**WHAT IS NEEDED**: From the listing below, retype exactly the line holding "q(r(q(A), r(U, g(g(P)))))", the line holding "r(r(r(L, L), p(6, R)), a)", and the lines between them; skip everything else.

......

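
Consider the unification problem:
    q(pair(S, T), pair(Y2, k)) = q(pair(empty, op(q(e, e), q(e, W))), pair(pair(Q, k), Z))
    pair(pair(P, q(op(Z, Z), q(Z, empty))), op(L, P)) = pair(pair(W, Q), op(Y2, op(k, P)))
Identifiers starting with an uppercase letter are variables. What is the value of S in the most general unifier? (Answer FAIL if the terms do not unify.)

Decompose q/2: pair(S, T) = pair(empty, op(q(e, e), q(e, W))),  pair(Y2, k) = pair(pair(Q, k), Z).
Decompose pair/2: S = empty,  T = op(q(e, e), q(e, W)).
Bind S := empty; no other remaining equation mentions S.
Bind T := op(q(e, e), q(e, W)); no other remaining equation mentions T.
Decompose pair/2: Y2 = pair(Q, k),  k = Z.
Bind Y2 := pair(Q, k); substituting into the one remaining equation that mentions Y2 gives: pair(pair(P, q(op(Z, Z), q(Z, empty))), op(L, P)) = pair(pair(W, Q), op(pair(Q, k), op(k, P))).
Bind Z := k; substituting into the remaining equation gives: pair(pair(P, q(op(k, k), q(k, empty))), op(L, P)) = pair(pair(W, Q), op(pair(Q, k), op(k, P))).
Decompose pair/2: pair(P, q(op(k, k), q(k, empty))) = pair(W, Q),  op(L, P) = op(pair(Q, k), op(k, P)).
Decompose pair/2: P = W,  q(op(k, k), q(k, empty)) = Q.
Bind P := W; substituting into the one remaining equation that mentions P gives: op(L, W) = op(pair(Q, k), op(k, W)).
Bind Q := q(op(k, k), q(k, empty)); substituting into the remaining equation gives: op(L, W) = op(pair(q(op(k, k), q(k, empty)), k), op(k, W)). Substituting into the earlier binding gives Y2 := pair(q(op(k, k), q(k, empty)), k).
Decompose op/2: L = pair(q(op(k, k), q(k, empty)), k),  W = op(k, W).
Bind L := pair(q(op(k, k), q(k, empty)), k); no other remaining equation mentions L.
Occurs check fails: W occurs in op(k, W); the equation W = op(k, W) has no finite solution.

FAIL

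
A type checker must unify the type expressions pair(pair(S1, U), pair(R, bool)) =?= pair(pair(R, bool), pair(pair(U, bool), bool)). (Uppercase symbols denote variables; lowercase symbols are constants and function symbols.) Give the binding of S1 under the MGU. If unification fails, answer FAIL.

Decompose pair/2: pair(S1, U) =?= pair(R, bool),  pair(R, bool) =?= pair(pair(U, bool), bool).
Decompose pair/2: S1 =?= R,  U =?= bool.
Bind S1 := R; no other remaining equation mentions S1.
Bind U := bool; substituting into the remaining equation gives: pair(R, bool) =?= pair(pair(bool, bool), bool).
Decompose pair/2: R =?= pair(bool, bool),  bool =?= bool.
Bind R := pair(bool, bool); no other remaining equation mentions R. Substituting into the earlier binding gives S1 := pair(bool, bool).
Delete trivial equation bool =?= bool.
MGU = { S1 := pair(bool, bool), U := bool, R := pair(bool, bool) }, so S1 := pair(bool, bool).

pair(bool, bool)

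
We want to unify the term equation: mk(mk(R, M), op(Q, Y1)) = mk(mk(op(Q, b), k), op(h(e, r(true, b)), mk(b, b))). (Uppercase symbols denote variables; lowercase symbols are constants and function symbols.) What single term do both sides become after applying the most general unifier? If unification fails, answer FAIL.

mk(mk(op(h(e, r(true, b)), b), k), op(h(e, r(true, b)), mk(b, b)))

Decompose mk/2: mk(R, M) = mk(op(Q, b), k),  op(Q, Y1) = op(h(e, r(true, b)), mk(b, b)).
Decompose mk/2: R = op(Q, b),  M = k.
Bind R := op(Q, b); no other remaining equation mentions R.
Bind M := k; no other remaining equation mentions M.
Decompose op/2: Q = h(e, r(true, b)),  Y1 = mk(b, b).
Bind Q := h(e, r(true, b)); no other remaining equation mentions Q. Substituting into the earlier binding gives R := op(h(e, r(true, b)), b).
Bind Y1 := mk(b, b).
Applying the MGU to either side gives mk(mk(op(h(e, r(true, b)), b), k), op(h(e, r(true, b)), mk(b, b))).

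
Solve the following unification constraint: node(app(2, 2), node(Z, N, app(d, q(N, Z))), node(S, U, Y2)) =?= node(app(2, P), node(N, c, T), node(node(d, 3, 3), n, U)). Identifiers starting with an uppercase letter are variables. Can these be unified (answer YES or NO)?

Decompose node/3: app(2, 2) =?= app(2, P),  node(Z, N, app(d, q(N, Z))) =?= node(N, c, T),  node(S, U, Y2) =?= node(node(d, 3, 3), n, U).
Decompose app/2: 2 =?= 2,  2 =?= P.
Delete trivial equation 2 =?= 2.
Bind P := 2; no other remaining equation mentions P.
Decompose node/3: Z =?= N,  N =?= c,  app(d, q(N, Z)) =?= T.
Bind Z := N; substituting into the one remaining equation that mentions Z gives: app(d, q(N, N)) =?= T.
Bind N := c; substituting into the one remaining equation that mentions N gives: app(d, q(c, c)) =?= T. Substituting into the earlier binding gives Z := c.
Bind T := app(d, q(c, c)); no other remaining equation mentions T.
Decompose node/3: S =?= node(d, 3, 3),  U =?= n,  Y2 =?= U.
Bind S := node(d, 3, 3); no other remaining equation mentions S.
Bind U := n; substituting into the remaining equation gives: Y2 =?= n.
Bind Y2 := n.
No equations remain and no clash or occurs-check failure arose, so a unifier exists.

YES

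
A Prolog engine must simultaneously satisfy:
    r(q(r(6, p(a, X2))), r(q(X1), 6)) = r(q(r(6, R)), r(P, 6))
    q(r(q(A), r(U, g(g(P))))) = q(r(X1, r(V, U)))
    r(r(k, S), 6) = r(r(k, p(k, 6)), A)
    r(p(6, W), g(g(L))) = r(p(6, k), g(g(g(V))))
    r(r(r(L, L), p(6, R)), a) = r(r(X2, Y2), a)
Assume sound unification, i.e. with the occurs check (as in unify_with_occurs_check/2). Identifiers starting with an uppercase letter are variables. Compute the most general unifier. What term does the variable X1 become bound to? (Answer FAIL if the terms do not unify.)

Decompose r/2: q(r(6, p(a, X2))) = q(r(6, R)),  r(q(X1), 6) = r(P, 6).
Decompose q/1: r(6, p(a, X2)) = r(6, R).
Decompose r/2: 6 = 6,  p(a, X2) = R.
Delete trivial equation 6 = 6.
Bind R := p(a, X2); substituting into the one remaining equation that mentions R gives: r(r(r(L, L), p(6, p(a, X2))), a) = r(r(X2, Y2), a).
Decompose r/2: q(X1) = P,  6 = 6.
Bind P := q(X1); substituting into the one remaining equation that mentions P gives: q(r(q(A), r(U, g(g(q(X1)))))) = q(r(X1, r(V, U))).
Delete trivial equation 6 = 6.
Decompose q/1: r(q(A), r(U, g(g(q(X1))))) = r(X1, r(V, U)).
Decompose r/2: q(A) = X1,  r(U, g(g(q(X1)))) = r(V, U).
Bind X1 := q(A); substituting into the one remaining equation that mentions X1 gives: r(U, g(g(q(q(A))))) = r(V, U). Substituting into the earlier binding gives P := q(q(A)).
Decompose r/2: U = V,  g(g(q(q(A)))) = U.
Bind U := V; substituting into the one remaining equation that mentions U gives: g(g(q(q(A)))) = V.
Bind V := g(g(q(q(A)))); substituting into the one remaining equation that mentions V gives: r(p(6, W), g(g(L))) = r(p(6, k), g(g(g(g(g(q(q(A)))))))). Substituting into the earlier binding gives U := g(g(q(q(A)))).
Decompose r/2: r(k, S) = r(k, p(k, 6)),  6 = A.
Decompose r/2: k = k,  S = p(k, 6).
Delete trivial equation k = k.
Bind S := p(k, 6); no other remaining equation mentions S.
Bind A := 6; substituting into the one remaining equation that mentions A gives: r(p(6, W), g(g(L))) = r(p(6, k), g(g(g(g(g(q(q(6)))))))). Substituting into the earlier bindings gives P := q(q(6)), X1 := q(6), U := g(g(q(q(6)))), V := g(g(q(q(6)))).
Decompose r/2: p(6, W) = p(6, k),  g(g(L)) = g(g(g(g(g(q(q(6))))))).
Decompose p/2: 6 = 6,  W = k.
Delete trivial equation 6 = 6.
Bind W := k; no other remaining equation mentions W.
Decompose g/1: g(L) = g(g(g(g(q(q(6)))))).
Decompose g/1: L = g(g(g(q(q(6))))).
Bind L := g(g(g(q(q(6))))); substituting into the remaining equation gives: r(r(r(g(g(g(q(q(6))))), g(g(g(q(q(6)))))), p(6, p(a, X2))), a) = r(r(X2, Y2), a).
Decompose r/2: r(r(g(g(g(q(q(6))))), g(g(g(q(q(6)))))), p(6, p(a, X2))) = r(X2, Y2),  a = a.
Decompose r/2: r(g(g(g(q(q(6))))), g(g(g(q(q(6)))))) = X2,  p(6, p(a, X2)) = Y2.
Bind X2 := r(g(g(g(q(q(6))))), g(g(g(q(q(6)))))); substituting into the one remaining equation that mentions X2 gives: p(6, p(a, r(g(g(g(q(q(6))))), g(g(g(q(q(6)))))))) = Y2. Substituting into the earlier binding gives R := p(a, r(g(g(g(q(q(6))))), g(g(g(q(q(6))))))).
Bind Y2 := p(6, p(a, r(g(g(g(q(q(6))))), g(g(g(q(q(6)))))))); no other remaining equation mentions Y2.
Delete trivial equation a = a.
MGU = { R = p(a, r(g(g(g(q(q(6))))), g(g(g(q(q(6))))))), P = q(q(6)), X1 = q(6), U = g(g(q(q(6)))), V = g(g(q(q(6)))), S = p(k, 6), A = 6, W = k, L = g(g(g(q(q(6))))), X2 = r(g(g(g(q(q(6))))), g(g(g(q(q(6)))))), Y2 = p(6, p(a, r(g(g(g(q(q(6))))), g(g(g(q(q(6)))))))) }, so X1 = q(6).

q(6)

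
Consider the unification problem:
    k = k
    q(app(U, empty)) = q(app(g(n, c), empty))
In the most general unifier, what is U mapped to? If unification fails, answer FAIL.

Delete trivial equation k = k.
Decompose q/1: app(U, empty) = app(g(n, c), empty).
Decompose app/2: U = g(n, c),  empty = empty.
Bind U := g(n, c); no other remaining equation mentions U.
Delete trivial equation empty = empty.
MGU = { U ↦ g(n, c) }, so U ↦ g(n, c).

g(n, c)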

......

**PROBLEM SOLUTION**:
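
    q(r(q(A), r(U, g(g(P))))) = q(r(X1, r(V, U)))
    r(r(k, S), 6) = r(r(k, p(k, 6)), A)
    r(p(6, W), g(g(L))) = r(p(6, k), g(g(g(V))))
    r(r(r(L, L), p(6, R)), a) = r(r(X2, Y2), a)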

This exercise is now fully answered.